Problem to solve:
Please repeat the lines below, exactly and only, from the one that holds "The *ulmT* gene" through the one that holds "Current conditions: c-di-GMP".
[[ Recorded data, beginning ]]
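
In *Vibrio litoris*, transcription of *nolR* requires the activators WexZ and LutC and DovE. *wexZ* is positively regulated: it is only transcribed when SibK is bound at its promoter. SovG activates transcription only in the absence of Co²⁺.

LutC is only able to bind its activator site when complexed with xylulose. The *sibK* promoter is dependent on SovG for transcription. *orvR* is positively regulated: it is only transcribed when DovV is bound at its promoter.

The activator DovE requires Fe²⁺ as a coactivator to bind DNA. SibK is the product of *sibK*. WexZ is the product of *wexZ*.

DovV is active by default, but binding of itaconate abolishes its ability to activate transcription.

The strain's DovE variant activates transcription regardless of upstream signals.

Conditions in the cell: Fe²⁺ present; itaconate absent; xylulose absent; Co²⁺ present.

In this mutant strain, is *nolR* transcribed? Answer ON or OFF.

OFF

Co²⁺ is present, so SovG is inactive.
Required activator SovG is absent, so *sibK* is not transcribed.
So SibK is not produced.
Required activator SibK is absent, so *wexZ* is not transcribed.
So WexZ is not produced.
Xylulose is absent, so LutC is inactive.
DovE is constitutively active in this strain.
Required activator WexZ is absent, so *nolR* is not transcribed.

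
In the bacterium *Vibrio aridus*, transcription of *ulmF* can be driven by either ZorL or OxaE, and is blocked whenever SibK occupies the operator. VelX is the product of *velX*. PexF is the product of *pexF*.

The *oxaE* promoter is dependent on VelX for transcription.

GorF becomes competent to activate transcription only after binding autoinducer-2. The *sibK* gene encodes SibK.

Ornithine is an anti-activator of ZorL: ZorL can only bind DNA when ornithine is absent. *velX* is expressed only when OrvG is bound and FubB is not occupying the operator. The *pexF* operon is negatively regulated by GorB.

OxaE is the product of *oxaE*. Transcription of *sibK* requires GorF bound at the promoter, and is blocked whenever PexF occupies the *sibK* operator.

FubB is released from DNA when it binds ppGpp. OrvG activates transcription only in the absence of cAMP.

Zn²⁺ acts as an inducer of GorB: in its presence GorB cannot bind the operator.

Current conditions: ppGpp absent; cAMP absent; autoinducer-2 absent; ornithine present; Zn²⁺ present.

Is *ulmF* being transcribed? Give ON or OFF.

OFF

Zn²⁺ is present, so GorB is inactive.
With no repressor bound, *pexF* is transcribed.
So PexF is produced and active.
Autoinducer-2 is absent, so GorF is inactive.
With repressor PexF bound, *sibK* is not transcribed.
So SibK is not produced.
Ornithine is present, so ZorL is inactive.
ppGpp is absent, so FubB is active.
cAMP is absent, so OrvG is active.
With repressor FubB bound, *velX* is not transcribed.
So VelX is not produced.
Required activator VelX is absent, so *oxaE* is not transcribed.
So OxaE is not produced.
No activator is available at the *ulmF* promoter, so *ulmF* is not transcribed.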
[[ Recorded data, end ]]
[[ Recorded data, beginning ]]
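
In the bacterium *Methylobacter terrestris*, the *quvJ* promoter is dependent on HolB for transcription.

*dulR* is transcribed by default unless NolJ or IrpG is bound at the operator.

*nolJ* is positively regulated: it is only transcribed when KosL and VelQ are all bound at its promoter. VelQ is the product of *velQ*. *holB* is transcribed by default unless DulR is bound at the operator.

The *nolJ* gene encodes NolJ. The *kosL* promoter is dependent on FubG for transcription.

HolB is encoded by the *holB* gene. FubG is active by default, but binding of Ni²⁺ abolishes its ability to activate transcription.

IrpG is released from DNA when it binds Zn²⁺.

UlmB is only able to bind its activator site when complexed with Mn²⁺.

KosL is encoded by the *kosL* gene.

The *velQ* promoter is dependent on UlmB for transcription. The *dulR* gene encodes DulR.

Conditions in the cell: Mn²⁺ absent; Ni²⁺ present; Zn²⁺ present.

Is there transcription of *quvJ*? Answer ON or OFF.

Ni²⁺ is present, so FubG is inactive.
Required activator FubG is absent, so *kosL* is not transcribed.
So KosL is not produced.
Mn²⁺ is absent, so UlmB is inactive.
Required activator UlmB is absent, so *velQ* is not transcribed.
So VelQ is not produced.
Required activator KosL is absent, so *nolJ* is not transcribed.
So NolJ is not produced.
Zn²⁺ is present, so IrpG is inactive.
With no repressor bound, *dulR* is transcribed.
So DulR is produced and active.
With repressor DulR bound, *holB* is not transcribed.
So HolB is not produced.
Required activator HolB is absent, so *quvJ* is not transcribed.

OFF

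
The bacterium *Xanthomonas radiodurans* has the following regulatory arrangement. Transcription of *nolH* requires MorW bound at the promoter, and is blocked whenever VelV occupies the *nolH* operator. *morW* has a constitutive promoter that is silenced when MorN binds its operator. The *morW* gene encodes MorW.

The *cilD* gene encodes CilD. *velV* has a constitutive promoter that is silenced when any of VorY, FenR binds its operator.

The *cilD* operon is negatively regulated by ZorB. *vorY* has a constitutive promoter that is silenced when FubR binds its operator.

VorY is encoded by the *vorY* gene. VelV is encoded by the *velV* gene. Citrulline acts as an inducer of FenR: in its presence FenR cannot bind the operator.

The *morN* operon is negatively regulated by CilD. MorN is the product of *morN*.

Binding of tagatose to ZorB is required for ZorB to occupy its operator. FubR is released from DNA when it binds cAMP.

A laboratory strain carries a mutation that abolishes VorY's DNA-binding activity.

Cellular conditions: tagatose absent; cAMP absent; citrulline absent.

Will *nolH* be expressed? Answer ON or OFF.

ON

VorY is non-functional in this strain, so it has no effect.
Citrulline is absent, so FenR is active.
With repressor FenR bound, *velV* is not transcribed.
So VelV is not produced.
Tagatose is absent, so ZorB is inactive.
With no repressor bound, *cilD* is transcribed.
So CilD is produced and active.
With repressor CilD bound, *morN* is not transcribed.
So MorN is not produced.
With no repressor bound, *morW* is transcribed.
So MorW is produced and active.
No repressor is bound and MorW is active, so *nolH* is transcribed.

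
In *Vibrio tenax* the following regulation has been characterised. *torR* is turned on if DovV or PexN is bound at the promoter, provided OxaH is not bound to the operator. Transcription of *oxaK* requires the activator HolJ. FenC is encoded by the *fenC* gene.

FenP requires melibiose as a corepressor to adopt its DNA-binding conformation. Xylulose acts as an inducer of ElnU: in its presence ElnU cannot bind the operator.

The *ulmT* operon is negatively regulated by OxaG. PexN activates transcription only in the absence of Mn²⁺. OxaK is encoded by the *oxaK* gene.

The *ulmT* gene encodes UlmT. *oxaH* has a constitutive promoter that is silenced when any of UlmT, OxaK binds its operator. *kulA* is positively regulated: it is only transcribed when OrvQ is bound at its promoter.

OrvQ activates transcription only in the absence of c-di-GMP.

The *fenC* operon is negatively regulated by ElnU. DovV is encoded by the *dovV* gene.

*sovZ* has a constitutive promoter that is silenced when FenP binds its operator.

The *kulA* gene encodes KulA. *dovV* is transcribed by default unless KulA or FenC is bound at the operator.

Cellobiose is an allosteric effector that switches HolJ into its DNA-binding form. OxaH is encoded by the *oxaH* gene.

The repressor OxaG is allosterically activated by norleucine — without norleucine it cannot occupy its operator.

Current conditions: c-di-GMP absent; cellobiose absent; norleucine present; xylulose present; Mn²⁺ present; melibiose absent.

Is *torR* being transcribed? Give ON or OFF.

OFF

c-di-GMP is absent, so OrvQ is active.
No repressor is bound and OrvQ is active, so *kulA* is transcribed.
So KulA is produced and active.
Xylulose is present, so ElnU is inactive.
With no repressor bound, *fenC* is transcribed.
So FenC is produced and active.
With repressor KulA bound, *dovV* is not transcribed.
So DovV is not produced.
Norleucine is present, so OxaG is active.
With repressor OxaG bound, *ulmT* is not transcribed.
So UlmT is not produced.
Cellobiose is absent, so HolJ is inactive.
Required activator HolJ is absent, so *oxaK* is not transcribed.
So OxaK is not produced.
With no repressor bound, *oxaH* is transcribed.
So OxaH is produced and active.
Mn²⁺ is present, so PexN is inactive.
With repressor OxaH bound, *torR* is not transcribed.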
[[ Recorded data, end ]]
Reply:
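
The *ulmT* gene encodes UlmT. *oxaH* has a constitutive promoter that is silenced when any of UlmT, OxaK binds its operator. *kulA* is positively regulated: it is only transcribed when OrvQ is bound at its promoter.

OrvQ activates transcription only in the absence of c-di-GMP.

The *fenC* operon is negatively regulated by ElnU. DovV is encoded by the *dovV* gene.

*sovZ* has a constitutive promoter that is silenced when FenP binds its operator.

The *kulA* gene encodes KulA. *dovV* is transcribed by default unless KulA or FenC is bound at the operator.

Cellobiose is an allosteric effector that switches HolJ into its DNA-binding form. OxaH is encoded by the *oxaH* gene.

The repressor OxaG is allosterically activated by norleucine — without norleucine it cannot occupy its operator.

Current conditions: c-di-GMP absent; cellobiose absent; norleucine present; xylulose present; Mn²⁺ present; melibiose absent.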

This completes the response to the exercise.